**Activity:**
List, from the lines below, each one with "function" in it.

Top of Material shown

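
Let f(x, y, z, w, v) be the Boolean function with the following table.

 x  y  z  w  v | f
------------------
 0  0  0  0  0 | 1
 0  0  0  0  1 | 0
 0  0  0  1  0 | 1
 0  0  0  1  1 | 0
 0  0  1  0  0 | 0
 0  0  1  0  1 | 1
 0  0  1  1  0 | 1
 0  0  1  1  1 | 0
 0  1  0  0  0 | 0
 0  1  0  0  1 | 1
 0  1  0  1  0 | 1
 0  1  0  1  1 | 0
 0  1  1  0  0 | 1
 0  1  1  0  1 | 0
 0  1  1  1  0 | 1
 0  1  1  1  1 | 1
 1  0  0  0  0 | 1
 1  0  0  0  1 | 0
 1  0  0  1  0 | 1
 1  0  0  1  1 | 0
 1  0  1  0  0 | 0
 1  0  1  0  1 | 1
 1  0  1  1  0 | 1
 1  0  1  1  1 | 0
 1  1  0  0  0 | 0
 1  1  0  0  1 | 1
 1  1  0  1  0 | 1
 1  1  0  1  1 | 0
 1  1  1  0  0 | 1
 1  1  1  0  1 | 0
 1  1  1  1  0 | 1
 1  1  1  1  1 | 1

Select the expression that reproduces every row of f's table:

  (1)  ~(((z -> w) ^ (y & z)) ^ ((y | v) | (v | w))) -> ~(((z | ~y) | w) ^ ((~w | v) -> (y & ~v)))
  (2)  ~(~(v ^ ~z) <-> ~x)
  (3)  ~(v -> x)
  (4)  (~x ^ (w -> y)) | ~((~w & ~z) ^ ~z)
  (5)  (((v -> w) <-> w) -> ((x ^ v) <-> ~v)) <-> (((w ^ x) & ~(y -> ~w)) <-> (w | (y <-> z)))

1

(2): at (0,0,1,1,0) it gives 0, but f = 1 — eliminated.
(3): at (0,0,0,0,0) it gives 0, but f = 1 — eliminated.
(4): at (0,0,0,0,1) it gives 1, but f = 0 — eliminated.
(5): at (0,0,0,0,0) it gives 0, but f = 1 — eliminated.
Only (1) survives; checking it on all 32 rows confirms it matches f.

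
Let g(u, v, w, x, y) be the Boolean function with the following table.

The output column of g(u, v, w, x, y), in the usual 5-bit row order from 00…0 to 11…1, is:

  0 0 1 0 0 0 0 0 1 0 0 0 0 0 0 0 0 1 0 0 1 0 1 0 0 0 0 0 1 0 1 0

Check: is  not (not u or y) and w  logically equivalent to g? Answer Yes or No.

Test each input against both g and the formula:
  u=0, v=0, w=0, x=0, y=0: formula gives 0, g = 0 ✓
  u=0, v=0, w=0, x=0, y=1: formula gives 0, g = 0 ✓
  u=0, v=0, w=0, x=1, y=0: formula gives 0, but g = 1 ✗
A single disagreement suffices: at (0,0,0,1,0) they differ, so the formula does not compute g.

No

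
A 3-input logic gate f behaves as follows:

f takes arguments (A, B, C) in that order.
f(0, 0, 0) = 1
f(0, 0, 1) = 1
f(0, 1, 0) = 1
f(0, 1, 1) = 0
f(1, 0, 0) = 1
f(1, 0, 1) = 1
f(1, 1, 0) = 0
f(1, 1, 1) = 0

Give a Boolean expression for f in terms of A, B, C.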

Bottom of Material shown

**Task result:**
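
Let f(x, y, z, w, v) be the Boolean function with the following table.
Let g(u, v, w, x, y) be the Boolean function with the following table.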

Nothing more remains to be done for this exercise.